Supplied material Start Marker
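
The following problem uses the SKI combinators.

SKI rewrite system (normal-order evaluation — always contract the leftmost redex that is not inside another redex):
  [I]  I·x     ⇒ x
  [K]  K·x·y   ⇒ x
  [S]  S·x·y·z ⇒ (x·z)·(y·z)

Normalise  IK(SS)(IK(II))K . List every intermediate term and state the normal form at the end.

Answer: normal form = SSK  (in 2 steps)

Reduction:
  start: IK(SS)(IK(II))K
  →1  K(SS)(IK(II))K
  →2  SSK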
Supplied material End Marker
[What to produce] Return, unchanged, each line from the line containing "S·x·y·z ⇒ (x·z)·(y·z)" through the last line of the material.

[Reply]
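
  [S]  S·x·y·z ⇒ (x·z)·(y·z)

Normalise  IK(SS)(IK(II))K . List every intermediate term and state the normal form at the end.

Answer: normal form = SSK  (in 2 steps)

Reduction:
  start: IK(SS)(IK(II))K
  →1  K(SS)(IK(II))K
  →2  SSK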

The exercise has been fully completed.